■ WHAT YOU WILL DO: With the line containing "A research assistant" as the start and the line containing "Q(t=2)=4, P(t=3)=686.09, Q(t=3)=4" as the end, transcribe that span of the entries below exactly, including both.

■ EXERCISE INPUTS:

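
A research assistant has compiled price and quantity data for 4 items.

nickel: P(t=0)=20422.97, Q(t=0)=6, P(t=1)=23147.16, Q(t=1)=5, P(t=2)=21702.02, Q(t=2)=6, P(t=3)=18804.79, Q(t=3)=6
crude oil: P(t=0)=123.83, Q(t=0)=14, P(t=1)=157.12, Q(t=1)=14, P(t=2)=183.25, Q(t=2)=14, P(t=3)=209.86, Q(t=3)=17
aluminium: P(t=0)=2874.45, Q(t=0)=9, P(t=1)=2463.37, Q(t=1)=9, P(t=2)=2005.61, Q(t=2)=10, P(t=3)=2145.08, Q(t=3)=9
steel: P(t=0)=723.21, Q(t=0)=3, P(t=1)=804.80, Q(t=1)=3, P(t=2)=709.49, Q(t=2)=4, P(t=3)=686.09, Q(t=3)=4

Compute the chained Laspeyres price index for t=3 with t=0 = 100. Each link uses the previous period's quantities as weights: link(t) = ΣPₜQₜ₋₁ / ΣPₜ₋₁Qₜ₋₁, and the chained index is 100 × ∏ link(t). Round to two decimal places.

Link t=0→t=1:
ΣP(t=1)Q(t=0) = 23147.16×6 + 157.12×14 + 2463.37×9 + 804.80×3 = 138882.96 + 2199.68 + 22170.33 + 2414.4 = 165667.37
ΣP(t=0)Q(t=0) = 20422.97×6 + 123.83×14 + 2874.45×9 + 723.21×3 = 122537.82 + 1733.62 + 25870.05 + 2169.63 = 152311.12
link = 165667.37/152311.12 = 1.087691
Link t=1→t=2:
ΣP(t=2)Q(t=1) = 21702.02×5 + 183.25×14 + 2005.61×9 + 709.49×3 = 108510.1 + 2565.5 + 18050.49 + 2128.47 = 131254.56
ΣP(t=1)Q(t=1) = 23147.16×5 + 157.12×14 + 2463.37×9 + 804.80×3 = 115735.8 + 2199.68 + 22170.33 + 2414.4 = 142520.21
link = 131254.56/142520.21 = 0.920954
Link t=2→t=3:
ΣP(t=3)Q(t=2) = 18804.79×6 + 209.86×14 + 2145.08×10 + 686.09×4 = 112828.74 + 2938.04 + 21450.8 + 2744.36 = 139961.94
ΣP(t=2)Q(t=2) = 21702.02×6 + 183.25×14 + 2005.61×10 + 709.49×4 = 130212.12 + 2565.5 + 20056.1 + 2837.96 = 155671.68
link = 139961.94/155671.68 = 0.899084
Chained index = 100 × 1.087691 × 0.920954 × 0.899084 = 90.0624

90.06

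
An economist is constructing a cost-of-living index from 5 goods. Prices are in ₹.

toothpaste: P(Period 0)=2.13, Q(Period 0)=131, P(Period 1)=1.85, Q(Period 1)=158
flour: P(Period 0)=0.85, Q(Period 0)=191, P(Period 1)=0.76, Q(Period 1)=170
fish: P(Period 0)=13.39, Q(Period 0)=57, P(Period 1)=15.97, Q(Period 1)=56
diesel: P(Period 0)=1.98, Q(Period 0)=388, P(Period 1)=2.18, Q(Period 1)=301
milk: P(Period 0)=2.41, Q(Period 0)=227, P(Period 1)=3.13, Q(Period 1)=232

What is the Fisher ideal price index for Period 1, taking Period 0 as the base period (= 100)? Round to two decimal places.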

---

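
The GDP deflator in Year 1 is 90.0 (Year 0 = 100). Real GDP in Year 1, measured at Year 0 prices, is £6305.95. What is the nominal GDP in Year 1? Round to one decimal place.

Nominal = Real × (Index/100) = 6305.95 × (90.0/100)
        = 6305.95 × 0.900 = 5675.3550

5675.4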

--

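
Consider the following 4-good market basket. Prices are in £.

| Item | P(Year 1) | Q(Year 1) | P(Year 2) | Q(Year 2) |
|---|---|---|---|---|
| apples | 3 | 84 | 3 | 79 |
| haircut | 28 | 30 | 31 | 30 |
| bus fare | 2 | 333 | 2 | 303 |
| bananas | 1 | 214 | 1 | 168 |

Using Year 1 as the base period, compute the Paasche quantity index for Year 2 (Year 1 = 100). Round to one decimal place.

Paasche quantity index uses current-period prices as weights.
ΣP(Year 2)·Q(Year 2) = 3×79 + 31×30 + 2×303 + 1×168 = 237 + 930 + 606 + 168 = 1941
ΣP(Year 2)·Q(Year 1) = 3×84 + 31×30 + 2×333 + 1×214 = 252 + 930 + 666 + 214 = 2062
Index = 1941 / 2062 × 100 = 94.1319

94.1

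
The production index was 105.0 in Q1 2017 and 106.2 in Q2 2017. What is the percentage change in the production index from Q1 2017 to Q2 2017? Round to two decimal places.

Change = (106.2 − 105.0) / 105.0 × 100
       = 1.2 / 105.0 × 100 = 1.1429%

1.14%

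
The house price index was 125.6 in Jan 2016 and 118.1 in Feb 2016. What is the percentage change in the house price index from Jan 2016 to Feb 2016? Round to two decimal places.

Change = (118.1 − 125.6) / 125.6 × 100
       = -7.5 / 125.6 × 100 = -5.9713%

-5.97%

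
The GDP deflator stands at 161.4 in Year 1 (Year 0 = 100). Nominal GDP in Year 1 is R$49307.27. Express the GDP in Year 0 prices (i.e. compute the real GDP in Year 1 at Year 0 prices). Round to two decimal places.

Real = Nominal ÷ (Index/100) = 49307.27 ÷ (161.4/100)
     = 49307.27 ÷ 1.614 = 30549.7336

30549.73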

■ TASK ANSWER:
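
A research assistant has compiled price and quantity data for 4 items.

nickel: P(t=0)=20422.97, Q(t=0)=6, P(t=1)=23147.16, Q(t=1)=5, P(t=2)=21702.02, Q(t=2)=6, P(t=3)=18804.79, Q(t=3)=6
crude oil: P(t=0)=123.83, Q(t=0)=14, P(t=1)=157.12, Q(t=1)=14, P(t=2)=183.25, Q(t=2)=14, P(t=3)=209.86, Q(t=3)=17
aluminium: P(t=0)=2874.45, Q(t=0)=9, P(t=1)=2463.37, Q(t=1)=9, P(t=2)=2005.61, Q(t=2)=10, P(t=3)=2145.08, Q(t=3)=9
steel: P(t=0)=723.21, Q(t=0)=3, P(t=1)=804.80, Q(t=1)=3, P(t=2)=709.49, Q(t=2)=4, P(t=3)=686.09, Q(t=3)=4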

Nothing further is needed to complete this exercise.